→ Activity
With the material below, print exactly the lines between the line holding "Answer: 11930/48841 ≈ 0.24426" and the line holding "Answer: 528", inclusive. Add nothing else.

>>>

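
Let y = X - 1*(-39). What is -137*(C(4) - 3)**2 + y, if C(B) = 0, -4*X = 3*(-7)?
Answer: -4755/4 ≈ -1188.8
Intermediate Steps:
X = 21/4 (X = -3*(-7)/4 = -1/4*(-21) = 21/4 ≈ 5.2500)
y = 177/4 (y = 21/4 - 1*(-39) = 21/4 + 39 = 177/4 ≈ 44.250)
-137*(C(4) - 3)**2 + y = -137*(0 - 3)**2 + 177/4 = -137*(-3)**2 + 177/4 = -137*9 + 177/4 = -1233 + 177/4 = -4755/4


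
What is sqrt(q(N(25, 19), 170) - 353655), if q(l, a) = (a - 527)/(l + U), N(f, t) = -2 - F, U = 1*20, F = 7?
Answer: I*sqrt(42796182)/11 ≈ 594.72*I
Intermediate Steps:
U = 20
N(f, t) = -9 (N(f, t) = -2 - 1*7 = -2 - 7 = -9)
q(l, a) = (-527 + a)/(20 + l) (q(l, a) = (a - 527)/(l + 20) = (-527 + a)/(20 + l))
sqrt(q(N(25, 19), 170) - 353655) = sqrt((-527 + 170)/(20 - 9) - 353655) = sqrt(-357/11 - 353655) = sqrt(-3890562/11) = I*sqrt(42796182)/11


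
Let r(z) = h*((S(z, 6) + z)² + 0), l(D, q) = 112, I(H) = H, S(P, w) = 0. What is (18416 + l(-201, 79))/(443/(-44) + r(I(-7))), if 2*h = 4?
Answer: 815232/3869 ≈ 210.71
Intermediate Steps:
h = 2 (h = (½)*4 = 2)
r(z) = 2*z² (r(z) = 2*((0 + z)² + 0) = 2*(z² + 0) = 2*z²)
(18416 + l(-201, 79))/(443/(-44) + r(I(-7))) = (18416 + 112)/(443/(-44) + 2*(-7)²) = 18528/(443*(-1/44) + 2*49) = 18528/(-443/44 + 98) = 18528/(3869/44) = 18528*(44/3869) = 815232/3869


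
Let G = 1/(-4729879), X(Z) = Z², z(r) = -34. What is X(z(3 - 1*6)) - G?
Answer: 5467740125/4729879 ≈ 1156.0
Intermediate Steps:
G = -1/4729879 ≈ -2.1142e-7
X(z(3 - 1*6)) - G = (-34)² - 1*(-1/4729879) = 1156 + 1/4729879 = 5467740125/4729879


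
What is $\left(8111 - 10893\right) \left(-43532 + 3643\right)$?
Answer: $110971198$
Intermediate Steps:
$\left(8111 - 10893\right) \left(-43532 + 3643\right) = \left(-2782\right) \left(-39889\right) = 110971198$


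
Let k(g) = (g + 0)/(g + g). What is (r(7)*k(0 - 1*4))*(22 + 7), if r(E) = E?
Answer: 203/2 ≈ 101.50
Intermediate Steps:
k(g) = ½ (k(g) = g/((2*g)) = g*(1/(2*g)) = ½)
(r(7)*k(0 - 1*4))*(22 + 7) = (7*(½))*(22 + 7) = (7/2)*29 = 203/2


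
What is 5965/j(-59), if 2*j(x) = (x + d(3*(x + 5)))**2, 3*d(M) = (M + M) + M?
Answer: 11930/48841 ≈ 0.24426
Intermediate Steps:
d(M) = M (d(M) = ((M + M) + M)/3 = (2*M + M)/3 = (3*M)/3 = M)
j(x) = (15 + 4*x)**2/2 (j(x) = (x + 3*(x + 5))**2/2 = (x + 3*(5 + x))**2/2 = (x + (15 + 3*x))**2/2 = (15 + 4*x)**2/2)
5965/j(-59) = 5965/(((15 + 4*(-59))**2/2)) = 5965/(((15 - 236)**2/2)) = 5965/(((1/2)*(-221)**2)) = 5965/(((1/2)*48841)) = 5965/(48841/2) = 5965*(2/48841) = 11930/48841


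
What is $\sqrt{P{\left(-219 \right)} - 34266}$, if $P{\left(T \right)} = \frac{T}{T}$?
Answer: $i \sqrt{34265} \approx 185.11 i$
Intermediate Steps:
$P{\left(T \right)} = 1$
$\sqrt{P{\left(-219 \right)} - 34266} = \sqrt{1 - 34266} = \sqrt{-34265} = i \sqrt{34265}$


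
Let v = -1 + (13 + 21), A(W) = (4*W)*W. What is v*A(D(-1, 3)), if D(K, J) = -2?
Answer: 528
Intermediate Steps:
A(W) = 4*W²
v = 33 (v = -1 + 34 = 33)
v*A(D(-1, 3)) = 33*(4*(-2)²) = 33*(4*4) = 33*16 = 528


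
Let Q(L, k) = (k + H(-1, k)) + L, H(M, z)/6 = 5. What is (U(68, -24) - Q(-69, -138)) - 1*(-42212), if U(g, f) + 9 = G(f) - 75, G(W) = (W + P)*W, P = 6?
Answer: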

<<<
>>>

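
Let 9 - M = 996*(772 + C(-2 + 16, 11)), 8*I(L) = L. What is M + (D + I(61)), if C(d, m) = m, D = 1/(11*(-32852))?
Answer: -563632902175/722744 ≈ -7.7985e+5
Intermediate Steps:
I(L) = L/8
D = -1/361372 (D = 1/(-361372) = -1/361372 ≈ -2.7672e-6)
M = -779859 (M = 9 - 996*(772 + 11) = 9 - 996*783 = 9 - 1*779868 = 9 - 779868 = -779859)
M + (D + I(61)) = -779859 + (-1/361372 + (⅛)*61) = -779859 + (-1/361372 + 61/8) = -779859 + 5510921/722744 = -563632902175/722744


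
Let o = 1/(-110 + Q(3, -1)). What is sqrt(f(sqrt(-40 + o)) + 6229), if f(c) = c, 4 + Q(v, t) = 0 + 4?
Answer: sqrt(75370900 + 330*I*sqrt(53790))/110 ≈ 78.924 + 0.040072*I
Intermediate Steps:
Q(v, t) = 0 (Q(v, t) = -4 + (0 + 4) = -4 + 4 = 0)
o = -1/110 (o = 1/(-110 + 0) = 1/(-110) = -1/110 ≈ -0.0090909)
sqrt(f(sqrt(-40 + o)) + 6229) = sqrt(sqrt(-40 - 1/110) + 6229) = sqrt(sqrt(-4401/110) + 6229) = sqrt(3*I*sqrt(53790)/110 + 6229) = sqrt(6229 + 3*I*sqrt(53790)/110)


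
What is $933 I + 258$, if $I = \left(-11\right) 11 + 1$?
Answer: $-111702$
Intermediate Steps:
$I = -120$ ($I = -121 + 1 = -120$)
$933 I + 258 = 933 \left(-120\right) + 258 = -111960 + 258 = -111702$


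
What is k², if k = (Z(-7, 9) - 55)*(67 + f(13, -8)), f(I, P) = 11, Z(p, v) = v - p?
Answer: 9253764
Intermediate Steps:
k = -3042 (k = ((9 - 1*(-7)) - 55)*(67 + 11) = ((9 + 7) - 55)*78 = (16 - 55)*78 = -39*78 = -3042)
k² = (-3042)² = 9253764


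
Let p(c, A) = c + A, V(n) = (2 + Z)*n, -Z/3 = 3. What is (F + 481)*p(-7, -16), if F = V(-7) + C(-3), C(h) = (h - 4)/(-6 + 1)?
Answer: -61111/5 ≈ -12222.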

<<<
>>>

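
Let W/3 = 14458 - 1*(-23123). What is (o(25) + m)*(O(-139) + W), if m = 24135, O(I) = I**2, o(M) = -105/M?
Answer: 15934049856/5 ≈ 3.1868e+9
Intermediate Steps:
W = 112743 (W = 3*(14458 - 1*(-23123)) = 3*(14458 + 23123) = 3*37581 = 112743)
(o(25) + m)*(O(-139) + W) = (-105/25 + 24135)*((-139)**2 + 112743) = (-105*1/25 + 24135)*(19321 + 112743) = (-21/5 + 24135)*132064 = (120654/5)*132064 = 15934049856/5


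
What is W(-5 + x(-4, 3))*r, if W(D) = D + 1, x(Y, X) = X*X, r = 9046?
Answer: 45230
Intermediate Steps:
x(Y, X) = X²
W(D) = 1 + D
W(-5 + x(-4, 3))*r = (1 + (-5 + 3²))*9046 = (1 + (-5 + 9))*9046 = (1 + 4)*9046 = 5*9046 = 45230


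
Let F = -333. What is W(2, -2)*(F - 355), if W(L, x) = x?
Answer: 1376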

<<<

→ Problem solution
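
Answer: 11930/48841 ≈ 0.24426
Intermediate Steps:
d(M) = M (d(M) = ((M + M) + M)/3 = (2*M + M)/3 = (3*M)/3 = M)
j(x) = (15 + 4*x)**2/2 (j(x) = (x + 3*(x + 5))**2/2 = (x + 3*(5 + x))**2/2 = (x + (15 + 3*x))**2/2 = (15 + 4*x)**2/2)
5965/j(-59) = 5965/(((15 + 4*(-59))**2/2)) = 5965/(((15 - 236)**2/2)) = 5965/(((1/2)*(-221)**2)) = 5965/(((1/2)*48841)) = 5965/(48841/2) = 5965*(2/48841) = 11930/48841


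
What is $\sqrt{P{\left(-219 \right)} - 34266}$, if $P{\left(T \right)} = \frac{T}{T}$?
Answer: $i \sqrt{34265} \approx 185.11 i$
Intermediate Steps:
$P{\left(T \right)} = 1$
$\sqrt{P{\left(-219 \right)} - 34266} = \sqrt{1 - 34266} = \sqrt{-34265} = i \sqrt{34265}$


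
Let v = -1 + (13 + 21), A(W) = (4*W)*W. What is v*A(D(-1, 3)), if D(K, J) = -2?
Answer: 528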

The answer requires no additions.